▸ Task statement
In the records below, find the lines that include "assessment" and copy each.

[Dataset entries]
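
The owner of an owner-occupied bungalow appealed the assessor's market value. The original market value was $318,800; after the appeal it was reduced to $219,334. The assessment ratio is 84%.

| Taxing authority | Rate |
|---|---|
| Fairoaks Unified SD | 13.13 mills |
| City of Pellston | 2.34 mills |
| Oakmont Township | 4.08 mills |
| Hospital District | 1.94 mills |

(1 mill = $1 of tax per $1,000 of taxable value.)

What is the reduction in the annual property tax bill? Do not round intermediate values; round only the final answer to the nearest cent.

$1,795.52

Old assessed value = $318,800 × 0.84 = $267,792
New assessed value = $219,334 × 0.84 = $184,240.56
Combined rate = 0.01313 + 0.00234 + 0.00408 + 0.00194 = 0.02149
Old tax = $267,792 × 0.02149 = $5,754.85008
New tax = $184,240.56 × 0.02149 = $3,959.3296344
Reduction = $5,754.85008 − $3,959.3296344 = $1,795.5204456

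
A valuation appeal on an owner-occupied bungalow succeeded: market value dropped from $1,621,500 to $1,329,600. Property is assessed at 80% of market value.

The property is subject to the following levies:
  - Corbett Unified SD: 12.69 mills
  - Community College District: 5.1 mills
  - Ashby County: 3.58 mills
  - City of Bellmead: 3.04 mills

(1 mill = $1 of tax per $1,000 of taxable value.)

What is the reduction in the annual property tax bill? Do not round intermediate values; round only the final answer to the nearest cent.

$5,700.22

Old assessed value = $1,621,500 × 0.8 = $1,297,200
New assessed value = $1,329,600 × 0.8 = $1,063,680
Combined rate = 0.01269 + 0.0051 + 0.00358 + 0.00304 = 0.02441
Old tax = $1,297,200 × 0.02441 = $31,664.652
New tax = $1,063,680 × 0.02441 = $25,964.4288
Reduction = $31,664.652 − $25,964.4288 = $5,700.2232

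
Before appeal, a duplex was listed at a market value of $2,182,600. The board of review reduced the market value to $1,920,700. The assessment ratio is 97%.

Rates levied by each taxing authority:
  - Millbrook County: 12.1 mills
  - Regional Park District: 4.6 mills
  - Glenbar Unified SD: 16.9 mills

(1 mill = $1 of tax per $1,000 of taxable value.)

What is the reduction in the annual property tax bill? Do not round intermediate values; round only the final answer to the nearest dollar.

Old assessed value = $2,182,600 × 0.97 = $2,117,122
New assessed value = $1,920,700 × 0.97 = $1,863,079
Combined rate = 0.0121 + 0.0046 + 0.0169 = 0.0336
Old tax = $2,117,122 × 0.0336 = $71,135.2992
New tax = $1,863,079 × 0.0336 = $62,599.4544
Reduction = $71,135.2992 − $62,599.4544 = $8,535.8448

$8,536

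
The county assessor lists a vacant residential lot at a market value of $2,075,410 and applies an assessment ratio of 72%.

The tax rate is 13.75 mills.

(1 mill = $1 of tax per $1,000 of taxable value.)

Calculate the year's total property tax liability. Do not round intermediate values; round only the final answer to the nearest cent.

Assessed value = $2,075,410 × 0.72 = $1,494,295.2
Tax = $1,494,295.2 × 0.01375 = $20,546.559

$20,546.56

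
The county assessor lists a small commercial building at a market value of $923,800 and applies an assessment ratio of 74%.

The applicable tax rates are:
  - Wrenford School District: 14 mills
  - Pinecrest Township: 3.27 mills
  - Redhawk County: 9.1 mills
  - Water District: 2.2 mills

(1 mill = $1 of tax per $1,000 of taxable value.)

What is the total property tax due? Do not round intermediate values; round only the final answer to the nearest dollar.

Assessed value = $923,800 × 0.74 = $683,612
Wrenford School District: $683,612 × 0.014 = $9,570.568
Pinecrest Township: $683,612 × 0.00327 = $2,235.41124
Redhawk County: $683,612 × 0.0091 = $6,220.8692
Water District: $683,612 × 0.0022 = $1,503.9464
Total = $9,570.568 + $2,235.41124 + $6,220.8692 + $1,503.9464 = $19,530.79484

$19,531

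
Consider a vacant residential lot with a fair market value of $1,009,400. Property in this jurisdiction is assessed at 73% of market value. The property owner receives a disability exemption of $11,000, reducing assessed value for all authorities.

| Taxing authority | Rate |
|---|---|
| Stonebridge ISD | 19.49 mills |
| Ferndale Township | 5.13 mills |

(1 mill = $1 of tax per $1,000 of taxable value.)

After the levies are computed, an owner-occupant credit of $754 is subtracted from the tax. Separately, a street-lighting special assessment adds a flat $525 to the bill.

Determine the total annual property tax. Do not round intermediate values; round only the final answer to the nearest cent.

Assessed value = $1,009,400 × 0.73 = $736,862
Taxable value = $736,862 − $11,000 = $725,862
Stonebridge ISD: $725,862 × 0.01949 = $14,147.05038
Ferndale Township: $725,862 × 0.00513 = $3,723.67206
Levies subtotal = $17,870.72244
After credit = $17,870.72244 − $754 = $17,116.72244
Total = $17,116.72244 + $525 = $17,641.72244

$17,641.72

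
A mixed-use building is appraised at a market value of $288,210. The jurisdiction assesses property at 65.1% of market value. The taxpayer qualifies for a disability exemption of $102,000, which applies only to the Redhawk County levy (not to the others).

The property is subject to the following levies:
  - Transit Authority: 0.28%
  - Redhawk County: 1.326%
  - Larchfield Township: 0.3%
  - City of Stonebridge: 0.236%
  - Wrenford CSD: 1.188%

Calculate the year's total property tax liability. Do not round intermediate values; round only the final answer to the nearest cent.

Assessed value = $288,210 × 0.651 = $187,624.71
Transit Authority: $187,624.71 × 0.0028 = $525.349188
Redhawk County: ($187,624.71 − $102,000) × 0.01326 = $85,624.71 × 0.01326 = $1,135.3836546
Larchfield Township: $187,624.71 × 0.003 = $562.87413
City of Stonebridge: $187,624.71 × 0.00236 = $442.7943156
Wrenford CSD: $187,624.71 × 0.01188 = $2,228.9815548
Total = $4,895.382843

$4,895.38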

▸ Answer space
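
The owner of an owner-occupied bungalow appealed the assessor's market value. The original market value was $318,800; after the appeal it was reduced to $219,334. The assessment ratio is 84%.
Before appeal, a duplex was listed at a market value of $2,182,600. The board of review reduced the market value to $1,920,700. The assessment ratio is 97%.
The county assessor lists a vacant residential lot at a market value of $2,075,410 and applies an assessment ratio of 72%.
The county assessor lists a small commercial building at a market value of $923,800 and applies an assessment ratio of 74%.
After the levies are computed, an owner-occupant credit of $754 is subtracted from the tax. Separately, a street-lighting special assessment adds a flat $525 to the bill.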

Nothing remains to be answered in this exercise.